Top of DATA LISTING

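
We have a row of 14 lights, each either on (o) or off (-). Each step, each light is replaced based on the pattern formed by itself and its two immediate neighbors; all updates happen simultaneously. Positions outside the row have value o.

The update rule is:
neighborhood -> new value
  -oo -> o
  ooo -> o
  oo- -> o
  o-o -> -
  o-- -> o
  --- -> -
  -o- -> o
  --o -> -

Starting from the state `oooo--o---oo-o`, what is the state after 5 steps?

ooooo-oo--oo-o
ooooo-ooo-oo-o
ooooo-ooo-oo-o  (fixed point — unchanged through step 5)

ooooo-ooo-oo-o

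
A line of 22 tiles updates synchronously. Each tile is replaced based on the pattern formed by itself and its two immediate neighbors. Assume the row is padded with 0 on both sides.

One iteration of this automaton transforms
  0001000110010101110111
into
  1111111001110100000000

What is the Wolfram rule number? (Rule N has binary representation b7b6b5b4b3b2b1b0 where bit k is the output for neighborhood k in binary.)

position 16: 111 → 0  (bit 7 = 0)
position 8: 110 → 0  (bit 6 = 0)
position 12: 101 → 0  (bit 5 = 0)
position 4: 100 → 1  (bit 4 = 1)
position 7: 011 → 0  (bit 3 = 0)
position 3: 010 → 1  (bit 2 = 1)
position 2: 001 → 1  (bit 1 = 1)
position 0: 000 → 1  (bit 0 = 1)
bits b7..b0 = 00010111 = 23

23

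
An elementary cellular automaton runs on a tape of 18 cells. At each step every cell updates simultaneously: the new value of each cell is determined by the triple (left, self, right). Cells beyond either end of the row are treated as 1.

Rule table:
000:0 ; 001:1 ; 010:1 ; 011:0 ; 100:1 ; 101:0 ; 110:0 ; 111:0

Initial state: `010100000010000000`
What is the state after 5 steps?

100000000000000001

step 1: 010110000111000001
step 2: 010001001000100010
step 3: 011011111101110110
step 4: 000000000000000000
step 5: 100000000000000001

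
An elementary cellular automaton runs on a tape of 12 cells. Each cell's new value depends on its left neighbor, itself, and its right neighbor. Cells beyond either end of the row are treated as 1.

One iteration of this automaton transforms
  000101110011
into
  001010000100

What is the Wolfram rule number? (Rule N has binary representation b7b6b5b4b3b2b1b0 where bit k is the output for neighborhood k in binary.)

position 6: 111 → 0  (bit 7 = 0)
position 7: 110 → 0  (bit 6 = 0)
position 4: 101 → 1  (bit 5 = 1)
position 0: 100 → 0  (bit 4 = 0)
position 5: 011 → 0  (bit 3 = 0)
position 3: 010 → 0  (bit 2 = 0)
position 2: 001 → 1  (bit 1 = 1)
position 1: 000 → 0  (bit 0 = 0)
bits b7..b0 = 00100010 = 34

34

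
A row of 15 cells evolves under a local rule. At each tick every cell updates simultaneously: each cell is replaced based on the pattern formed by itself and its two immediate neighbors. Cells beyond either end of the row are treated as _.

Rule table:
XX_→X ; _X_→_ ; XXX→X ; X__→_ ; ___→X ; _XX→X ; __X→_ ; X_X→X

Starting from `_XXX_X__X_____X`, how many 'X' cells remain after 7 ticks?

_XXXX_____XXX__
_XXXX_XXX_XXX_X
_XXXXXXXXXXXXX_
_XXXXXXXXXXXXX_  (fixed point — unchanged through tick 7)
count of X: 13

13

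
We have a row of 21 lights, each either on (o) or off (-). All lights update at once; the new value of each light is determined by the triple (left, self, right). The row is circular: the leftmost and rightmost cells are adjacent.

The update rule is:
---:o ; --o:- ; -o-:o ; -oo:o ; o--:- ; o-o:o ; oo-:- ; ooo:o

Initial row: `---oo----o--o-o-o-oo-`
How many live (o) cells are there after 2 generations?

12

oo-o--oo-o--ooooooo--
o-oo--o-oo--oooooo---
count of o: 12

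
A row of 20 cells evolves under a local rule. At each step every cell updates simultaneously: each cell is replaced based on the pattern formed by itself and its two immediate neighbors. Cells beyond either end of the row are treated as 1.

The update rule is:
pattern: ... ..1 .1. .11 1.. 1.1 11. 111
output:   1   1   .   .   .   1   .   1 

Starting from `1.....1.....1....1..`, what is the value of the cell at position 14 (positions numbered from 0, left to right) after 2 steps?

step 1: ..1111..1111..111..1
step 2: .1.11..1.11..1.1..1.
position 14 holds .

.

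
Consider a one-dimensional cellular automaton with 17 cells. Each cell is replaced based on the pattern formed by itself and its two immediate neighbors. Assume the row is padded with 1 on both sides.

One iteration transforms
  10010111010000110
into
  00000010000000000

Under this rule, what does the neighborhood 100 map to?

At position 1 the neighborhood is 100; the next row has 0 there.

0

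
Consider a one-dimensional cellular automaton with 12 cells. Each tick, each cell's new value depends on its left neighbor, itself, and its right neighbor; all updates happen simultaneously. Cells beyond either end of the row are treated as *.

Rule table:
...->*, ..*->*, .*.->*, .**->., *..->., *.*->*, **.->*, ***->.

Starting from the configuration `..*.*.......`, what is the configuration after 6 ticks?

tick 1: .****.******
tick 2: *...**......
tick 3: *.**.*.*****
tick 4: **.****.....
tick 5: .**...*.****
tick 6: *.*.****....

*.*.****....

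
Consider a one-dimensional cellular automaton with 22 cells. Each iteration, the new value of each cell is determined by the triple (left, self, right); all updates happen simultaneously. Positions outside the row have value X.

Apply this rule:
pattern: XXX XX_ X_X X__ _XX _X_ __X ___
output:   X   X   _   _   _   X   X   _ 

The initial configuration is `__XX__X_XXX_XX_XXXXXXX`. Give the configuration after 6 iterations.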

Bottom of DATA LISTING

**WHAT IS EXPECTED:**
Across all the records, find the lines containing the word "elementary" and reproduce each one.

**EXERCISE OUTPUT:**
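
An elementary cellular automaton runs on a tape of 18 cells. At each step every cell updates simultaneously: the new value of each cell is determined by the triple (left, self, right). Cells beyond either end of the row are treated as 1.
An elementary cellular automaton runs on a tape of 12 cells. Each cell's new value depends on its left neighbor, itself, and its right neighbor. Cells beyond either end of the row are treated as 1.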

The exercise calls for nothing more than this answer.